> **Problem description**
Each entry, as given, must be output unchanged.

Records from a data source
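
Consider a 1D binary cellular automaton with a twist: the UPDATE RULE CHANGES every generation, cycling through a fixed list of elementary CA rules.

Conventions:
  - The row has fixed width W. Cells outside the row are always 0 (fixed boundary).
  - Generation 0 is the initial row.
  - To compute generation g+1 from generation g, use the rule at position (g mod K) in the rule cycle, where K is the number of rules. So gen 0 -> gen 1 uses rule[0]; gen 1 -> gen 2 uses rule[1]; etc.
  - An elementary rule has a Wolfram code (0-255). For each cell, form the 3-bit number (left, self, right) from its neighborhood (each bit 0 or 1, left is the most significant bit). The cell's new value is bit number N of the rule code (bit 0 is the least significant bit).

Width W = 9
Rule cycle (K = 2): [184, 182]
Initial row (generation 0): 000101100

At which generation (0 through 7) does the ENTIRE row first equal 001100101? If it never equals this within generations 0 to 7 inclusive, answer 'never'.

Answer: never

Derivation:
Gen 0: 000101100
Gen 1 (rule 184): 000011010
Gen 2 (rule 182): 000100111
Gen 3 (rule 184): 000010110
Gen 4 (rule 182): 000111001
Gen 5 (rule 184): 000110100
Gen 6 (rule 182): 001001110
Gen 7 (rule 184): 000101101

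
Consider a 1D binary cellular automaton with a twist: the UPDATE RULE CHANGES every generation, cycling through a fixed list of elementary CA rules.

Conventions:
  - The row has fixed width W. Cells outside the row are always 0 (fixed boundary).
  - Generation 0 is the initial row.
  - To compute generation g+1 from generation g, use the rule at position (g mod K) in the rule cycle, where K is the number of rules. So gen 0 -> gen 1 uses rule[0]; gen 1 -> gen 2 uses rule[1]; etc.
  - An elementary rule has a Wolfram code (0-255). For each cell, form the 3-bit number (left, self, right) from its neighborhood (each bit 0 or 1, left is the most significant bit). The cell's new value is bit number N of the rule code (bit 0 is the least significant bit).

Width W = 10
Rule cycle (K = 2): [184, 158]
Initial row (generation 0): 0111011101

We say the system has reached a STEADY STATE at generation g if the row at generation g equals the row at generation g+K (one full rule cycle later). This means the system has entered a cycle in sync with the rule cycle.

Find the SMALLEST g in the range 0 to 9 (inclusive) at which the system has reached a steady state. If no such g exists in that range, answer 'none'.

Answer: none

Derivation:
Gen 0: 0111011101
Gen 1 (rule 184): 0110111010
Gen 2 (rule 158): 1100110011
Gen 3 (rule 184): 1010101010
Gen 4 (rule 158): 1010101011
Gen 5 (rule 184): 0101010110
Gen 6 (rule 158): 1101010101
Gen 7 (rule 184): 1010101010
Gen 8 (rule 158): 1010101011
Gen 9 (rule 184): 0101010110
Gen 10 (rule 158): 1101010101
Gen 11 (rule 184): 1010101010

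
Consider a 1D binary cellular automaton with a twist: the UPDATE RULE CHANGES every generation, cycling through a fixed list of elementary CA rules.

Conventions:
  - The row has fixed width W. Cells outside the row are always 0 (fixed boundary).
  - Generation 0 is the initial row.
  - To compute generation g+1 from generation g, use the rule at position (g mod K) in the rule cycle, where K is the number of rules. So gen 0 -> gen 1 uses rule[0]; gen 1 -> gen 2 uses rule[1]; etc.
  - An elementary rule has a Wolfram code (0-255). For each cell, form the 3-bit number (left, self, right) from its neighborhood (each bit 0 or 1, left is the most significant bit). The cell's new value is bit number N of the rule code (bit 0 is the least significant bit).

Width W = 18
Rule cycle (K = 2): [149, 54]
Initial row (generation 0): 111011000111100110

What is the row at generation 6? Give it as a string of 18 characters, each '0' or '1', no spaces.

Answer: 100011111100001000

Derivation:
Gen 0: 111011000111100110
Gen 1 (rule 149): 010000110011010001
Gen 2 (rule 54): 111001001100111011
Gen 3 (rule 149): 010101100010010000
Gen 4 (rule 54): 111110010111111000
Gen 5 (rule 149): 011101010011110111
Gen 6 (rule 54): 100011111100001000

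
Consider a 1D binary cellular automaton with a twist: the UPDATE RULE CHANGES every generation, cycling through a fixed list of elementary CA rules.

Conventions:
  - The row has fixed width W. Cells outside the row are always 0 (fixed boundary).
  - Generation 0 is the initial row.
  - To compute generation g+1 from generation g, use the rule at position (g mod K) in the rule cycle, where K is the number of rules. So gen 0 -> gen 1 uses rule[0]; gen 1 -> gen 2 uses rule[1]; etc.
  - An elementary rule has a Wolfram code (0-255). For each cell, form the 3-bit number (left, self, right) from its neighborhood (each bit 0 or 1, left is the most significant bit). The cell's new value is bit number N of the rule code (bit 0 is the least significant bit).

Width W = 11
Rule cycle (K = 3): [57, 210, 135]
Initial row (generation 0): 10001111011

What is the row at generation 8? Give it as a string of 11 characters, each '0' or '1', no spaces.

Gen 0: 10001111011
Gen 1 (rule 57): 01101000110
Gen 2 (rule 210): 10100101011
Gen 3 (rule 135): 10101101000
Gen 4 (rule 57): 01011010111
Gen 5 (rule 210): 10001000011
Gen 6 (rule 135): 10111011100
Gen 7 (rule 57): 01100110011
Gen 8 (rule 210): 10111011101

Answer: 10111011101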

> **Output below**
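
Consider a 1D binary cellular automaton with a twist: the UPDATE RULE CHANGES every generation, cycling through a fixed list of elementary CA rules.

Conventions:
  - The row has fixed width W. Cells outside the row are always 0 (fixed boundary).
  - Generation 0 is the initial row.
  - To compute generation g+1 from generation g, use the rule at position (g mod K) in the rule cycle, where K is the number of rules. So gen 0 -> gen 1 uses rule[0]; gen 1 -> gen 2 uses rule[1]; etc.
  - An elementary rule has a Wolfram code (0-255). For each cell, form the 3-bit number (left, self, right) from its neighborhood (each bit 0 or 1, left is the most significant bit). The cell's new value is bit number N of the rule code (bit 0 is the least significant bit).

Width W = 9
Rule cycle (K = 2): [184, 182]
Initial row (generation 0): 000101100

At which generation (0 through 7) does the ENTIRE row first equal 001100101? If it never equals this within generations 0 to 7 inclusive, answer 'never'.

Answer: never

Derivation:
Gen 0: 000101100
Gen 1 (rule 184): 000011010
Gen 2 (rule 182): 000100111
Gen 3 (rule 184): 000010110
Gen 4 (rule 182): 000111001
Gen 5 (rule 184): 000110100
Gen 6 (rule 182): 001001110
Gen 7 (rule 184): 000101101

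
Consider a 1D binary cellular automaton with a twist: the UPDATE RULE CHANGES every generation, cycling through a fixed list of elementary CA rules.

Conventions:
  - The row has fixed width W. Cells outside the row are always 0 (fixed boundary).
  - Generation 0 is the initial row.
  - To compute generation g+1 from generation g, use the rule at position (g mod K) in the rule cycle, where K is the number of rules. So gen 0 -> gen 1 uses rule[0]; gen 1 -> gen 2 uses rule[1]; etc.
  - An elementary rule has a Wolfram code (0-255). For each cell, form the 3-bit number (left, self, right) from its neighborhood (each bit 0 or 1, left is the most significant bit). The cell's new value is bit number N of the rule code (bit 0 is the least significant bit).

Width W = 10
Rule cycle (K = 2): [184, 158]
Initial row (generation 0): 0111011101

We say the system has reached a STEADY STATE at generation g if the row at generation g equals the row at generation g+K (one full rule cycle later). This means the system has entered a cycle in sync with the rule cycle.

Find the SMALLEST g in the range 0 to 9 (inclusive) at which the system has reached a steady state. If no such g exists in that range, answer 'none'.

Answer: none

Derivation:
Gen 0: 0111011101
Gen 1 (rule 184): 0110111010
Gen 2 (rule 158): 1100110011
Gen 3 (rule 184): 1010101010
Gen 4 (rule 158): 1010101011
Gen 5 (rule 184): 0101010110
Gen 6 (rule 158): 1101010101
Gen 7 (rule 184): 1010101010
Gen 8 (rule 158): 1010101011
Gen 9 (rule 184): 0101010110
Gen 10 (rule 158): 1101010101
Gen 11 (rule 184): 1010101010

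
Consider a 1D binary cellular automaton with a twist: the UPDATE RULE CHANGES every generation, cycling through a fixed list of elementary CA rules.

Conventions:
  - The row has fixed width W. Cells outside the row are always 0 (fixed boundary).
  - Generation 0 is the initial row.
  - To compute generation g+1 from generation g, use the rule at position (g mod K) in the rule cycle, where K is the number of rules. So gen 0 -> gen 1 uses rule[0]; gen 1 -> gen 2 uses rule[1]; etc.
  - An elementary rule has a Wolfram code (0-255). For each cell, form the 3-bit number (left, self, right) from its neighborhood (each bit 0 or 1, left is the most significant bit). The cell's new value is bit number N of the rule code (bit 0 is the least significant bit).

Width W = 18
Rule cycle (K = 2): [149, 54]
Initial row (generation 0): 111011000111100110

What is the row at generation 6? Give it as a string of 18 characters, each '0' or '1', no spaces.

Answer: 100011111100001000

Derivation:
Gen 0: 111011000111100110
Gen 1 (rule 149): 010000110011010001
Gen 2 (rule 54): 111001001100111011
Gen 3 (rule 149): 010101100010010000
Gen 4 (rule 54): 111110010111111000
Gen 5 (rule 149): 011101010011110111
Gen 6 (rule 54): 100011111100001000

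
Consider a 1D binary cellular automaton with a twist: the UPDATE RULE CHANGES every generation, cycling through a fixed list of elementary CA rules.

Conventions:
  - The row has fixed width W. Cells outside the row are always 0 (fixed boundary).
  - Generation 0 is the initial row.
  - To compute generation g+1 from generation g, use the rule at position (g mod K) in the rule cycle, where K is the number of rules. So gen 0 -> gen 1 uses rule[0]; gen 1 -> gen 2 uses rule[1]; etc.
  - An elementary rule has a Wolfram code (0-255). For each cell, form the 3-bit number (left, self, right) from its neighborhood (each bit 0 or 1, left is the most significant bit). The cell's new value is bit number N of the rule code (bit 0 is the least significant bit).

Width W = 11
Rule cycle (K = 3): [57, 210, 135]
Initial row (generation 0): 10001111011

What is the row at generation 8? Give it as a string of 11 characters, each '0' or '1', no spaces.

Gen 0: 10001111011
Gen 1 (rule 57): 01101000110
Gen 2 (rule 210): 10100101011
Gen 3 (rule 135): 10101101000
Gen 4 (rule 57): 01011010111
Gen 5 (rule 210): 10001000011
Gen 6 (rule 135): 10111011100
Gen 7 (rule 57): 01100110011
Gen 8 (rule 210): 10111011101

Answer: 10111011101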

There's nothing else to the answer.